**What you need to do**
Look below for the lines from the one with "aqchop ⇒ qhp" to the one with "fneutron ⇒ oeu", and copy exactly those lines, both ends included.

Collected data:

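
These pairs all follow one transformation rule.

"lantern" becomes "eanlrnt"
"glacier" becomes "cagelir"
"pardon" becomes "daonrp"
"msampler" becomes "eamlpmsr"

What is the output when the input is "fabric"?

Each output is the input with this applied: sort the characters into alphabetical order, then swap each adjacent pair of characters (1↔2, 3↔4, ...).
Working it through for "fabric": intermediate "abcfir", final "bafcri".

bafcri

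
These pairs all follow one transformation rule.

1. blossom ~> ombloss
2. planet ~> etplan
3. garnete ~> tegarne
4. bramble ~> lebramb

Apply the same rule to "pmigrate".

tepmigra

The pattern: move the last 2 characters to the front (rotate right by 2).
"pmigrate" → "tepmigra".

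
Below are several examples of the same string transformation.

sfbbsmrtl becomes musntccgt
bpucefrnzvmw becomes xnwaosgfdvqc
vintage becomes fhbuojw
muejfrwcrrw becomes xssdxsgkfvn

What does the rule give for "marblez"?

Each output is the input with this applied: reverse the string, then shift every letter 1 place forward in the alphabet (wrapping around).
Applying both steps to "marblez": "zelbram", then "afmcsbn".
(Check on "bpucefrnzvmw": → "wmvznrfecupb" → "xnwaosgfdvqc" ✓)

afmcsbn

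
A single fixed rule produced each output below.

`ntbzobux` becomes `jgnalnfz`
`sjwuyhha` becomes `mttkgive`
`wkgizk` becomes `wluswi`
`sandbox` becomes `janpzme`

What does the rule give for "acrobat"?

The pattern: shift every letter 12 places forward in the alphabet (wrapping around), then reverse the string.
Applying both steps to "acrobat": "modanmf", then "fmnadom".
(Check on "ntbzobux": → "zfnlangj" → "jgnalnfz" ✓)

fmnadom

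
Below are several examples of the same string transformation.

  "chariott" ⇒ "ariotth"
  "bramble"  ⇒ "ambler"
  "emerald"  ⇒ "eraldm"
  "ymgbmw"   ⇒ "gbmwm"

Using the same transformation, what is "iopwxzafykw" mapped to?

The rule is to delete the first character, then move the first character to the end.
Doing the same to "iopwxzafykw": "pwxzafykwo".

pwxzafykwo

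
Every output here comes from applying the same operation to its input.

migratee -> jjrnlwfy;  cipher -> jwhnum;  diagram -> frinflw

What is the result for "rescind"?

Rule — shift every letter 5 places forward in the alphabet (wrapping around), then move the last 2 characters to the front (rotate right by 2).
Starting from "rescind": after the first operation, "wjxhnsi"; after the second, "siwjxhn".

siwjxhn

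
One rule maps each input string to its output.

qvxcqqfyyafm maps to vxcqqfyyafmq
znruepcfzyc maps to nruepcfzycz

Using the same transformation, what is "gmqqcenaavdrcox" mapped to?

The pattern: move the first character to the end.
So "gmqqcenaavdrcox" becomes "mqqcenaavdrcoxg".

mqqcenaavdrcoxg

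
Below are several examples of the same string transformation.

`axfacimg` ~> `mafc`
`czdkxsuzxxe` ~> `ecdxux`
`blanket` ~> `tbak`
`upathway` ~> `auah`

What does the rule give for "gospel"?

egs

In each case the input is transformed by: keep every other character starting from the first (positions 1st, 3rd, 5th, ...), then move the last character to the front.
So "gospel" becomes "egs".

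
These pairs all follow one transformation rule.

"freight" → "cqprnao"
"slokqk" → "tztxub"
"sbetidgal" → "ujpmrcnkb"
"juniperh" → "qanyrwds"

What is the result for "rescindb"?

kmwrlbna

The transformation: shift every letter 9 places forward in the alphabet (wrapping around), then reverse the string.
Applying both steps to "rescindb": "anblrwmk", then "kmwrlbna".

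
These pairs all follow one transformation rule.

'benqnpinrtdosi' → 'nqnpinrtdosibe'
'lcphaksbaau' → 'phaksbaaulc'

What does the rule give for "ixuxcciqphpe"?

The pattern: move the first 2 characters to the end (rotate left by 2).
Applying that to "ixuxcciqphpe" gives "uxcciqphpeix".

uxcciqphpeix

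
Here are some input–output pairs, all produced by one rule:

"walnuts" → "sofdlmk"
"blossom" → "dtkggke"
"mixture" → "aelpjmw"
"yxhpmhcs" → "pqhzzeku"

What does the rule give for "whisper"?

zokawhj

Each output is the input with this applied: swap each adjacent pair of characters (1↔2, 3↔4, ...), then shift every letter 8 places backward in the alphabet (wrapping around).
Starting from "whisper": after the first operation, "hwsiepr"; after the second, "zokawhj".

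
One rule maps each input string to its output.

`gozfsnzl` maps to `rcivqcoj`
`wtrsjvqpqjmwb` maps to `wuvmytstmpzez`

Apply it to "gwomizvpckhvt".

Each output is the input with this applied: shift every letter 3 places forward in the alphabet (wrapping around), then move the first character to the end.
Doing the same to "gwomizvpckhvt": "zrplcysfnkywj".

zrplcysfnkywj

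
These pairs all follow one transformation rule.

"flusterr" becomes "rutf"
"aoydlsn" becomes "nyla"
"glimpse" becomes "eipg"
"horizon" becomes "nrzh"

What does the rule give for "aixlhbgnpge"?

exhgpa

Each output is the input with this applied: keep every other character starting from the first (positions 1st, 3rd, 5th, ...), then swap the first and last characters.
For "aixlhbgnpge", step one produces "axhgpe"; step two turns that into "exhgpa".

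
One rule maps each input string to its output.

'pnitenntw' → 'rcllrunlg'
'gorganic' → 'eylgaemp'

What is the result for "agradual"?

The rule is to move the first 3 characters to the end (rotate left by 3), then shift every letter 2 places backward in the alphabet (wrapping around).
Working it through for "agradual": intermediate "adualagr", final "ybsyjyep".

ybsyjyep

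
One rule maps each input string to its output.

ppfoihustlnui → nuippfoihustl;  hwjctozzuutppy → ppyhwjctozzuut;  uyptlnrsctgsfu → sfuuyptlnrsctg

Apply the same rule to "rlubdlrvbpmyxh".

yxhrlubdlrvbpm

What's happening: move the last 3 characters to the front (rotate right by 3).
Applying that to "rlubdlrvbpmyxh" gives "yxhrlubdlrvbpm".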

--

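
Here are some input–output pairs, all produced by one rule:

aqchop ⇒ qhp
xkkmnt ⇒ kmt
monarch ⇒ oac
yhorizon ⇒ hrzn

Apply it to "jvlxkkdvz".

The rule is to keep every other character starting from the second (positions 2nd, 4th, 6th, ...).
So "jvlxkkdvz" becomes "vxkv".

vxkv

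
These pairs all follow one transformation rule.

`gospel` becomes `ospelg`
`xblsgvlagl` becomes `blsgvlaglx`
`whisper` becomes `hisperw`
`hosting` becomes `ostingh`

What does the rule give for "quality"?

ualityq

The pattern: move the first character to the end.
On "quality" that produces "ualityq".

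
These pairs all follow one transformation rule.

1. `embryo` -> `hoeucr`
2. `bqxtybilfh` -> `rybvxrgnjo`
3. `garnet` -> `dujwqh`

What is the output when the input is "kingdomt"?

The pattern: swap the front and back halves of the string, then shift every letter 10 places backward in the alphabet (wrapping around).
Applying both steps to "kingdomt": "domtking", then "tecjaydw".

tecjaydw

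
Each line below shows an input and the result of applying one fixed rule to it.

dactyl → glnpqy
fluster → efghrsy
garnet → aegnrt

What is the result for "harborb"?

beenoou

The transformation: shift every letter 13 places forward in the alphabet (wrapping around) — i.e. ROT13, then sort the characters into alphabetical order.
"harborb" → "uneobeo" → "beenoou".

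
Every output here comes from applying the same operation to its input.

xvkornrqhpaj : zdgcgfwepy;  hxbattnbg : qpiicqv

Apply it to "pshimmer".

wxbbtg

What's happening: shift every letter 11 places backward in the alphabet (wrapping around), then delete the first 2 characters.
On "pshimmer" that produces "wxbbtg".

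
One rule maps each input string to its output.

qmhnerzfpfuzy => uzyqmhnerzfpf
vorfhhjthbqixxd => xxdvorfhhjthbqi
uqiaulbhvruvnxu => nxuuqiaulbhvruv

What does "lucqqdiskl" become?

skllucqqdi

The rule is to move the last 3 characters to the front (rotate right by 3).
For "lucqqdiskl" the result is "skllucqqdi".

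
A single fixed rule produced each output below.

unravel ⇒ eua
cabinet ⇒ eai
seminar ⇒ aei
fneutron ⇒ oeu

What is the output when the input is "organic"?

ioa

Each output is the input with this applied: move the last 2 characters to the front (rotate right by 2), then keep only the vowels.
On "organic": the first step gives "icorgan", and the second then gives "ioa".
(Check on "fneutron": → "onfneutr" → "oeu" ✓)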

**Result of this exercise**
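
aqchop ⇒ qhp
xkkmnt ⇒ kmt
monarch ⇒ oac
yhorizon ⇒ hrzn

Apply it to "jvlxkkdvz".

The rule is to keep every other character starting from the second (positions 2nd, 4th, 6th, ...).
So "jvlxkkdvz" becomes "vxkv".

vxkv

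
These pairs all follow one transformation rule.

`gospel` becomes `ospelg`
`xblsgvlagl` becomes `blsgvlaglx`
`whisper` becomes `hisperw`
`hosting` becomes `ostingh`

What does the rule give for "quality"?

ualityq

The pattern: move the first character to the end.
On "quality" that produces "ualityq".

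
These pairs all follow one transformation rule.

1. `embryo` -> `hoeucr`
2. `bqxtybilfh` -> `rybvxrgnjo`
3. `garnet` -> `dujwqh`

What is the output when the input is "kingdomt"?

The pattern: swap the front and back halves of the string, then shift every letter 10 places backward in the alphabet (wrapping around).
Applying both steps to "kingdomt": "domtking", then "tecjaydw".

tecjaydw

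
Each line below shows an input and the result of applying one fixed rule to it.

dactyl → glnpqy
fluster → efghrsy
garnet → aegnrt

What is the result for "harborb"?

beenoou

The transformation: shift every letter 13 places forward in the alphabet (wrapping around) — i.e. ROT13, then sort the characters into alphabetical order.
"harborb" → "uneobeo" → "beenoou".

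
Every output here comes from applying the same operation to its input.

xvkornrqhpaj : zdgcgfwepy;  hxbattnbg : qpiicqv

Apply it to "pshimmer".

wxbbtg

What's happening: shift every letter 11 places backward in the alphabet (wrapping around), then delete the first 2 characters.
On "pshimmer" that produces "wxbbtg".

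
One rule maps each input string to its output.

qmhnerzfpfuzy => uzyqmhnerzfpf
vorfhhjthbqixxd => xxdvorfhhjthbqi
uqiaulbhvruvnxu => nxuuqiaulbhvruv

What does "lucqqdiskl" become?

skllucqqdi

The rule is to move the last 3 characters to the front (rotate right by 3).
For "lucqqdiskl" the result is "skllucqqdi".

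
A single fixed rule produced each output below.

unravel ⇒ eua
cabinet ⇒ eai
seminar ⇒ aei
fneutron ⇒ oeu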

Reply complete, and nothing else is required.